## Aim of the exercise
Find the line containing "Uppercase = White, lowercase = Black. Side to move: White." in the records below. Copy exactly that line and each one after it, ending at the line containing "White: king f4; pawn g2; knight b3; pawn a5.", and nothing more.

## Task material
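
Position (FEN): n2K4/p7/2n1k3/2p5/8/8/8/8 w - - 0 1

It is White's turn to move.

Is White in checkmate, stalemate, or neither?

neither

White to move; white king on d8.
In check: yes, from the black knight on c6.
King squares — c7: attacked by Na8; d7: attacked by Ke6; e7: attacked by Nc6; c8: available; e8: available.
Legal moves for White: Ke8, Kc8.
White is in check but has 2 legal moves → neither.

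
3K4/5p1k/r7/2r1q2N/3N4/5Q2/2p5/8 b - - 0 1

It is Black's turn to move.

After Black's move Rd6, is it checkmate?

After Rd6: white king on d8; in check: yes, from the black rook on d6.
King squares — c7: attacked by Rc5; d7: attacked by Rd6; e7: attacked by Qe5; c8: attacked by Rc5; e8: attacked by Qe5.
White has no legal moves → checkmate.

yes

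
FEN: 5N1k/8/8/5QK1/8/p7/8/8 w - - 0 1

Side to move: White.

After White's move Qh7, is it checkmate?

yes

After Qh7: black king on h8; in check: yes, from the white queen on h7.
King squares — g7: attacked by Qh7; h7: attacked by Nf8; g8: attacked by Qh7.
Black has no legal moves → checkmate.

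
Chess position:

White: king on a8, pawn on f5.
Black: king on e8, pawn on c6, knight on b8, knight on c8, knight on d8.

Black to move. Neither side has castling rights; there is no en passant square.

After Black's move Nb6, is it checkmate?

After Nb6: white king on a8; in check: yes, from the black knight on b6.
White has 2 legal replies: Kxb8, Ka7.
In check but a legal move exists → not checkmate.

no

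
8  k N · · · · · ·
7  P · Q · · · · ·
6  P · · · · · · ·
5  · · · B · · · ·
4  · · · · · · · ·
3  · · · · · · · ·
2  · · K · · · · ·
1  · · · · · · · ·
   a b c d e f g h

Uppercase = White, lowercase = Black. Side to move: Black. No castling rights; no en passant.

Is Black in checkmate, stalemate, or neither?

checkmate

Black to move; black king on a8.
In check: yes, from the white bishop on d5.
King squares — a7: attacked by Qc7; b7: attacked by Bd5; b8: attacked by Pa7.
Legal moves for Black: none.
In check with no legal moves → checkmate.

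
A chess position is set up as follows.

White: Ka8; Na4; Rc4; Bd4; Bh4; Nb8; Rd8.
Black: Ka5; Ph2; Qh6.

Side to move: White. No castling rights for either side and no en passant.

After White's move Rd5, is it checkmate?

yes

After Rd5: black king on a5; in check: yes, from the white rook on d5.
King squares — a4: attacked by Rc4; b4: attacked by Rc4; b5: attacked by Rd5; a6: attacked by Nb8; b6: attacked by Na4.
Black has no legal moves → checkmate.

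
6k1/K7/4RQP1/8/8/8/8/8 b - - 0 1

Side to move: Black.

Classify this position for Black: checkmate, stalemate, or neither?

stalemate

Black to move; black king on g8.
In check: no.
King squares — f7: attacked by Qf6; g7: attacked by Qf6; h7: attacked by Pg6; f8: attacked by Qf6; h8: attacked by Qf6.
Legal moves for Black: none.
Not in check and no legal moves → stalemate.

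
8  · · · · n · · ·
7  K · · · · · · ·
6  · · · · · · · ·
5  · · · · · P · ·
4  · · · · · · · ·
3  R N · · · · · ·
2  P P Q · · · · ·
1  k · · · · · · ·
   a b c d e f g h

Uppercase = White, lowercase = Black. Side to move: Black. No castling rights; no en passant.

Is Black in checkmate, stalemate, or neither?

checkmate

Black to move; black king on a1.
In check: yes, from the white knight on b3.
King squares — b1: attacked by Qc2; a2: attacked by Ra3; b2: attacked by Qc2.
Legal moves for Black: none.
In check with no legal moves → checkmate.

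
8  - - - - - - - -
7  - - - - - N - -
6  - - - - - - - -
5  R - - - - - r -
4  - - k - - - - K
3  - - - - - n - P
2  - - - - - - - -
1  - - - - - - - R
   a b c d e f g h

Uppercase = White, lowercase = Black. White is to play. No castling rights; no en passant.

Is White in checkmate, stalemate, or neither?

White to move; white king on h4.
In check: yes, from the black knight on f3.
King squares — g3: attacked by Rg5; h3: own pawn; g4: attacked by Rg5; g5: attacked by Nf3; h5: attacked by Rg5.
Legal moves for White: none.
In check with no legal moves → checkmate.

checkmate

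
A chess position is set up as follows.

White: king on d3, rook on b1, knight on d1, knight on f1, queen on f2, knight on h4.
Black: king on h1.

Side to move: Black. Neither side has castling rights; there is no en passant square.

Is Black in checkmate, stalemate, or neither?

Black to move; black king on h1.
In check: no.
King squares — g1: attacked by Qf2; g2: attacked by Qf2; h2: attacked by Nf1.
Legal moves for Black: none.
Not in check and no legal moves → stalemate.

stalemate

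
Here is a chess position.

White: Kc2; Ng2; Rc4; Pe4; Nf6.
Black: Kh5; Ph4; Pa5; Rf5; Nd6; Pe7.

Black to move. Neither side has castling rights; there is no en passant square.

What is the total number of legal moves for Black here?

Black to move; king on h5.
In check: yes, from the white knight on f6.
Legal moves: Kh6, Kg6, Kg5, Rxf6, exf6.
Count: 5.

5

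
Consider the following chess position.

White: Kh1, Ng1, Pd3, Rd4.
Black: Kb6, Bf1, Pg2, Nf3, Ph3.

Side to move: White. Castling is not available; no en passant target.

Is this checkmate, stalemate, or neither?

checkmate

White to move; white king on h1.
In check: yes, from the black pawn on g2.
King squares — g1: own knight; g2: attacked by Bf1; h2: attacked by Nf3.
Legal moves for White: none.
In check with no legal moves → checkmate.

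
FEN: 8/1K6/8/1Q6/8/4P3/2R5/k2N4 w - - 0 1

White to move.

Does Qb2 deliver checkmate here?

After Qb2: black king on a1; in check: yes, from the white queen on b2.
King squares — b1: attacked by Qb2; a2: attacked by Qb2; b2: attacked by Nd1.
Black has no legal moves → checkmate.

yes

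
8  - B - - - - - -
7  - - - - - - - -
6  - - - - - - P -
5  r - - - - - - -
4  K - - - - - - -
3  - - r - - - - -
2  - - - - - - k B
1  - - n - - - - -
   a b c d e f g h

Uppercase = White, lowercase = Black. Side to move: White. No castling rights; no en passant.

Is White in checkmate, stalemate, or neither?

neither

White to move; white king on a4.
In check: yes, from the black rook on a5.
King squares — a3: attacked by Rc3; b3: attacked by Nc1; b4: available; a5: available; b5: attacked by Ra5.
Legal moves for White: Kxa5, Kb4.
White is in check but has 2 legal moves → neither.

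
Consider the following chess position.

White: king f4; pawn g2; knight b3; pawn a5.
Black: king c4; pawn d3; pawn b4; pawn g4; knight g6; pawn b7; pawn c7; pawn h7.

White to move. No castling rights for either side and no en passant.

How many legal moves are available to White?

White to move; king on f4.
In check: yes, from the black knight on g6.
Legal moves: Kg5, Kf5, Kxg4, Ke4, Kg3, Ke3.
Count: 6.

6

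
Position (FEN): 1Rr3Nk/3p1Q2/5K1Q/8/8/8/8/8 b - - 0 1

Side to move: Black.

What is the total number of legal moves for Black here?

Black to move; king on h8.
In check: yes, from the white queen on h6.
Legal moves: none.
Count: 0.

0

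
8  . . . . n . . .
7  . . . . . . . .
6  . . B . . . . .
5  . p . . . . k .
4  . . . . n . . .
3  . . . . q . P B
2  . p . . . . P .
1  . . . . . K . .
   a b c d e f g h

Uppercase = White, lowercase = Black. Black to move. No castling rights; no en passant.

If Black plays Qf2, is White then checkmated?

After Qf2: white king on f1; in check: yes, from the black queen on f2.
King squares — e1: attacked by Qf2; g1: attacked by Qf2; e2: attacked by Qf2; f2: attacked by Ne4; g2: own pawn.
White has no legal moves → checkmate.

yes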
* * *
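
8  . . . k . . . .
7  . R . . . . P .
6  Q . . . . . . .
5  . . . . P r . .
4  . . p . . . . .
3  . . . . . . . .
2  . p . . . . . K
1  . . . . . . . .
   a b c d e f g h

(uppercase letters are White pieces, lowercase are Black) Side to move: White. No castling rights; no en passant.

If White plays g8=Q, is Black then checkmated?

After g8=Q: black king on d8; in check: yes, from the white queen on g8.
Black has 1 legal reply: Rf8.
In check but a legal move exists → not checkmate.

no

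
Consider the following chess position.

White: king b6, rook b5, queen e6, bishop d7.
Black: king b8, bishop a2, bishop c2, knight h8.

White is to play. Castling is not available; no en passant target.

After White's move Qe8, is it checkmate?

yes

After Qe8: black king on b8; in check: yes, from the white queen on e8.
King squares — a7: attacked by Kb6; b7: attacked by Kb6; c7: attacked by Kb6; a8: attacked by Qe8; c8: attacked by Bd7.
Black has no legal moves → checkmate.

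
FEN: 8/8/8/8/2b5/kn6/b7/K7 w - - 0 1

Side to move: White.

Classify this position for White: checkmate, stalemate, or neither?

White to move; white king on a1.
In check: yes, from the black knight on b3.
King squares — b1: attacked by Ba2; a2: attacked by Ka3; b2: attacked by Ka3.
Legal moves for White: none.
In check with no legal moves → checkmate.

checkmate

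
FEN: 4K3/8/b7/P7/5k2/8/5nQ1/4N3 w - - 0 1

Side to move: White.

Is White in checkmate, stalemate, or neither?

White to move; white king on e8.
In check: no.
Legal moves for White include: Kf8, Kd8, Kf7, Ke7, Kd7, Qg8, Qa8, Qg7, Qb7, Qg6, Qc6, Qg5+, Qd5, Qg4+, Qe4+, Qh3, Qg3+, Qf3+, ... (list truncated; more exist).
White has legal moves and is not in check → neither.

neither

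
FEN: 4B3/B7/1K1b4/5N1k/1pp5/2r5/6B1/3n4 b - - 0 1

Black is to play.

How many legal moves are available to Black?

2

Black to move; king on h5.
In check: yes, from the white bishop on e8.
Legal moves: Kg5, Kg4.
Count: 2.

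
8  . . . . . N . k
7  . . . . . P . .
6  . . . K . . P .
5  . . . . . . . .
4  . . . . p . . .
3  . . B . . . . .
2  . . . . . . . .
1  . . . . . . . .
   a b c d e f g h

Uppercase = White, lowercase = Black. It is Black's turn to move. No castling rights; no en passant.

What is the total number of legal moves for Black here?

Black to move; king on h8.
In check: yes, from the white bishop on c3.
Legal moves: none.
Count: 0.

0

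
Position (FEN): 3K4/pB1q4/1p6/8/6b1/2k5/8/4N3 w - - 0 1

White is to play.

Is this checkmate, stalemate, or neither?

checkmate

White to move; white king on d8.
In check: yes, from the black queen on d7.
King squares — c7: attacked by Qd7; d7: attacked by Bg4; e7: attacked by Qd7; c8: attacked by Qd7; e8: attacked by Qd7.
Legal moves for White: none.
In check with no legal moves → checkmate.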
---
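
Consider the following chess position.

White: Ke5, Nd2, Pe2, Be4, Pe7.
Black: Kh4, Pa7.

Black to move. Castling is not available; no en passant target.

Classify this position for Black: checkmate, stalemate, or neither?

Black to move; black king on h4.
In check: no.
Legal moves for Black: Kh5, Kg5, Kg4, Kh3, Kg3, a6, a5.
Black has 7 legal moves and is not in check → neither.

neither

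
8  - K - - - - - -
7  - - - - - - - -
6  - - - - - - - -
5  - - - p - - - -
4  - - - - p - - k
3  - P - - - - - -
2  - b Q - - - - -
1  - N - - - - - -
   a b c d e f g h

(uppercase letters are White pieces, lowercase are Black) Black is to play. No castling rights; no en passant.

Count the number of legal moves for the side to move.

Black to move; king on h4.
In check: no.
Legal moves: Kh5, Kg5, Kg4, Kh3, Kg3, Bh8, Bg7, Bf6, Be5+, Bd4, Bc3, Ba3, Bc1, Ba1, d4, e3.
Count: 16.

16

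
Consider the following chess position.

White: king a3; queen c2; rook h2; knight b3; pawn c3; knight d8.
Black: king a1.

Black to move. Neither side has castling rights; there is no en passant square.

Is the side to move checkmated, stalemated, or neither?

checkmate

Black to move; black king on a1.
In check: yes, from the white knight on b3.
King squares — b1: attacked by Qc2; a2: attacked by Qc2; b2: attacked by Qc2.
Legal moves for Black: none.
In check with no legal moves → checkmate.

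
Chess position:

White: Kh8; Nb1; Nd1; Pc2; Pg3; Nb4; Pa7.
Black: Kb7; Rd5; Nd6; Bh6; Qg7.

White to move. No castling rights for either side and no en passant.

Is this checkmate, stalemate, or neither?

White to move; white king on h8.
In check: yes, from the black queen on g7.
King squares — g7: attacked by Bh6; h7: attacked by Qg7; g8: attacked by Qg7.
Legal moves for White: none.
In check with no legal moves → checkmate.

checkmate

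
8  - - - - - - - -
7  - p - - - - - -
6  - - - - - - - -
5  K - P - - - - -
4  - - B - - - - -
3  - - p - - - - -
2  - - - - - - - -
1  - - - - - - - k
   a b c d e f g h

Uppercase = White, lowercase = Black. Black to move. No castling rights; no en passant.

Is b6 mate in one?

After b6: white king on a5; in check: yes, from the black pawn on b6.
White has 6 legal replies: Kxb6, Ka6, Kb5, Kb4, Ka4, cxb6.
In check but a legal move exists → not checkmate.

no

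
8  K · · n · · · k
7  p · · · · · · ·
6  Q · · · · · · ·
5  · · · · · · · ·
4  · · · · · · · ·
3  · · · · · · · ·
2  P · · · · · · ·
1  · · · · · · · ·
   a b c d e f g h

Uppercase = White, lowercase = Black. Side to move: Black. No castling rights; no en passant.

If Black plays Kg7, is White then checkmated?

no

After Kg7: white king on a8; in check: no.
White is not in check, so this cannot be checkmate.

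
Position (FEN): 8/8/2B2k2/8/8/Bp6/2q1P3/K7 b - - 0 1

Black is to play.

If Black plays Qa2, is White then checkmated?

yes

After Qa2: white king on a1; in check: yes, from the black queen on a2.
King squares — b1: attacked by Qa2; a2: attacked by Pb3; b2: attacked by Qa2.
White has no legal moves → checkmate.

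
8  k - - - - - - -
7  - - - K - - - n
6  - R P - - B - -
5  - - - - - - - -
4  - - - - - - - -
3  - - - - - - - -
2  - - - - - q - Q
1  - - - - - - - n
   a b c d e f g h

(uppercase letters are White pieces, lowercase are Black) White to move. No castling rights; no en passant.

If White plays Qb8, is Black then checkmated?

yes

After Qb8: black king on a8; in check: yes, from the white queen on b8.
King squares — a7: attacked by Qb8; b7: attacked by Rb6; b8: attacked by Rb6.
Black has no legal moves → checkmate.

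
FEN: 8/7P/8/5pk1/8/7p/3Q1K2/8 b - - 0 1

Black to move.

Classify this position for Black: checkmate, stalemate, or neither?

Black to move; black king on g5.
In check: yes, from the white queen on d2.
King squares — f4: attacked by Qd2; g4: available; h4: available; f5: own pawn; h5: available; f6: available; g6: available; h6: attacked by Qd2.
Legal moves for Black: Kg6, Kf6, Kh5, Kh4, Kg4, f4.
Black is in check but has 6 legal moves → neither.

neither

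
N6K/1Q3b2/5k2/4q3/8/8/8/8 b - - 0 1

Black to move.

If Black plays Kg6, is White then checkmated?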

## Answer space
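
Uppercase = White, lowercase = Black. Side to move: White. No castling rights; no en passant.

Is White in checkmate, stalemate, or neither?

neither

White to move; white king on a4.
In check: yes, from the black rook on a5.
King squares — a3: attacked by Rc3; b3: attacked by Nc1; b4: available; a5: available; b5: attacked by Ra5.
Legal moves for White: Kxa5, Kb4.
White is in check but has 2 legal moves → neither.

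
Consider the following chess position.

White: king f4; pawn g2; knight b3; pawn a5.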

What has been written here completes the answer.